[Data records]
____________________

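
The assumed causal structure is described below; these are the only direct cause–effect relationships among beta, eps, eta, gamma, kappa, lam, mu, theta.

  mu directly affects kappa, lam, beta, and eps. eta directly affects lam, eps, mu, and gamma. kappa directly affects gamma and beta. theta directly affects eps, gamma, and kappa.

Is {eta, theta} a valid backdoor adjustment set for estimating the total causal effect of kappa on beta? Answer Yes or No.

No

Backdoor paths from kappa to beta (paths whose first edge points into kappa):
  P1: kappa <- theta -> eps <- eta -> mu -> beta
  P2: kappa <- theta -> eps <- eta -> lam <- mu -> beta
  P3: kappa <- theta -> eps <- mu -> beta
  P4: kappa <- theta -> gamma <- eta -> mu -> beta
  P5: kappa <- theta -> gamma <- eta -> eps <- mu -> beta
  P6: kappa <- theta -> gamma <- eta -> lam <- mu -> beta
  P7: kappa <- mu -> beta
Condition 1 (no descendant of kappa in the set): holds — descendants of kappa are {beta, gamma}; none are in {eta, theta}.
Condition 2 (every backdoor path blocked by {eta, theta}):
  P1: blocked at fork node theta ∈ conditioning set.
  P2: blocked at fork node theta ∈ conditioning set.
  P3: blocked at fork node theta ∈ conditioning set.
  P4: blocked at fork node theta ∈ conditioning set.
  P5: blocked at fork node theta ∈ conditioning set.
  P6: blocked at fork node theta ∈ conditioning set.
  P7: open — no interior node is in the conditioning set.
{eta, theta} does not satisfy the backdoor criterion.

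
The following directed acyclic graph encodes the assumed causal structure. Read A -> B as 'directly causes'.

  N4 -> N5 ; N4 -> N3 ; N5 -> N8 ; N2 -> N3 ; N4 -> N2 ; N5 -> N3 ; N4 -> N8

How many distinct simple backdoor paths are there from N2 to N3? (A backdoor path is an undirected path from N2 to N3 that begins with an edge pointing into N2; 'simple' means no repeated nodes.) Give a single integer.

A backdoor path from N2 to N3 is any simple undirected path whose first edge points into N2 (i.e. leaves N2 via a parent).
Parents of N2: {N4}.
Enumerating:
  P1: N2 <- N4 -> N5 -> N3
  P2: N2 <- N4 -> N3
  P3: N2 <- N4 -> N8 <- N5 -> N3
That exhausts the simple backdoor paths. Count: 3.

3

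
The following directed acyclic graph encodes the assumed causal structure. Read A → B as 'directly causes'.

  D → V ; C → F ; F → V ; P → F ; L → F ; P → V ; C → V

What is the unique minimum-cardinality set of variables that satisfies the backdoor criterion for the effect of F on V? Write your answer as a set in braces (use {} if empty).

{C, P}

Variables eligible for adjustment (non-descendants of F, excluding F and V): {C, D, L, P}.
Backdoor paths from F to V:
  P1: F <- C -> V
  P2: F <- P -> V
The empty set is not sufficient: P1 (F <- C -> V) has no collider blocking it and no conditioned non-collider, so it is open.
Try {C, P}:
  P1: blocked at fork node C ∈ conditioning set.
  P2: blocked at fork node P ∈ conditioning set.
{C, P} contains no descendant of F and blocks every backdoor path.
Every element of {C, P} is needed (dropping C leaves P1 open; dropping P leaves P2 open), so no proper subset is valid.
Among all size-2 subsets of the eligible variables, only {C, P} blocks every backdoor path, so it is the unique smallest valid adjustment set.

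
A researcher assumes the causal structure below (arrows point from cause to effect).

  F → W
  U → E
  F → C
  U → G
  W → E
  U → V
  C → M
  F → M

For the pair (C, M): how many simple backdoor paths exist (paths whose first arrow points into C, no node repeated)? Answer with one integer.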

____________________

- **Task description**
Write all of the records out again exactly.

- **Answer box**
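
The assumed causal structure is described below; these are the only direct cause–effect relationships among beta, eps, eta, gamma, kappa, lam, mu, theta.

  mu directly affects kappa, lam, beta, and eps. eta directly affects lam, eps, mu, and gamma. kappa directly affects gamma and beta. theta directly affects eps, gamma, and kappa.

Is {eta, theta} a valid backdoor adjustment set for estimating the total causal effect of kappa on beta? Answer Yes or No.

No

Backdoor paths from kappa to beta (paths whose first edge points into kappa):
  P1: kappa <- theta -> eps <- eta -> mu -> beta
  P2: kappa <- theta -> eps <- eta -> lam <- mu -> beta
  P3: kappa <- theta -> eps <- mu -> beta
  P4: kappa <- theta -> gamma <- eta -> mu -> beta
  P5: kappa <- theta -> gamma <- eta -> eps <- mu -> beta
  P6: kappa <- theta -> gamma <- eta -> lam <- mu -> beta
  P7: kappa <- mu -> beta
Condition 1 (no descendant of kappa in the set): holds — descendants of kappa are {beta, gamma}; none are in {eta, theta}.
Condition 2 (every backdoor path blocked by {eta, theta}):
  P1: blocked at fork node theta ∈ conditioning set.
  P2: blocked at fork node theta ∈ conditioning set.
  P3: blocked at fork node theta ∈ conditioning set.
  P4: blocked at fork node theta ∈ conditioning set.
  P5: blocked at fork node theta ∈ conditioning set.
  P6: blocked at fork node theta ∈ conditioning set.
  P7: open — no interior node is in the conditioning set.
{eta, theta} does not satisfy the backdoor criterion.

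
The following directed acyclic graph encodes the assumed causal structure. Read A -> B as 'directly causes'.

  N4 -> N5 ; N4 -> N3 ; N5 -> N8 ; N2 -> N3 ; N4 -> N2 ; N5 -> N3 ; N4 -> N8

How many distinct simple backdoor paths are there from N2 to N3? (A backdoor path is an undirected path from N2 to N3 that begins with an edge pointing into N2; 'simple' means no repeated nodes.) Give a single integer.

A backdoor path from N2 to N3 is any simple undirected path whose first edge points into N2 (i.e. leaves N2 via a parent).
Parents of N2: {N4}.
Enumerating:
  P1: N2 <- N4 -> N5 -> N3
  P2: N2 <- N4 -> N3
  P3: N2 <- N4 -> N8 <- N5 -> N3
That exhausts the simple backdoor paths. Count: 3.

3

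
The following directed acyclic graph encodes the assumed causal structure. Read A → B as 'directly causes'.

  D → V ; C → F ; F → V ; P → F ; L → F ; P → V ; C → V

What is the unique minimum-cardinality set of variables that satisfies the backdoor criterion for the effect of F on V? Write your answer as a set in braces (use {} if empty).

{C, P}

Variables eligible for adjustment (non-descendants of F, excluding F and V): {C, D, L, P}.
Backdoor paths from F to V:
  P1: F <- C -> V
  P2: F <- P -> V
The empty set is not sufficient: P1 (F <- C -> V) has no collider blocking it and no conditioned non-collider, so it is open.
Try {C, P}:
  P1: blocked at fork node C ∈ conditioning set.
  P2: blocked at fork node P ∈ conditioning set.
{C, P} contains no descendant of F and blocks every backdoor path.
Every element of {C, P} is needed (dropping C leaves P1 open; dropping P leaves P2 open), so no proper subset is valid.
Among all size-2 subsets of the eligible variables, only {C, P} blocks every backdoor path, so it is the unique smallest valid adjustment set.

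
A researcher assumes the causal structure below (arrows point from cause to effect).

  F → W
  U → E
  F → C
  U → G
  W → E
  U → V
  C → M
  F → M

For the pair (C, M): how many simple backdoor paths exist (paths whose first arrow points into C, no node repeated)? Answer with one integer.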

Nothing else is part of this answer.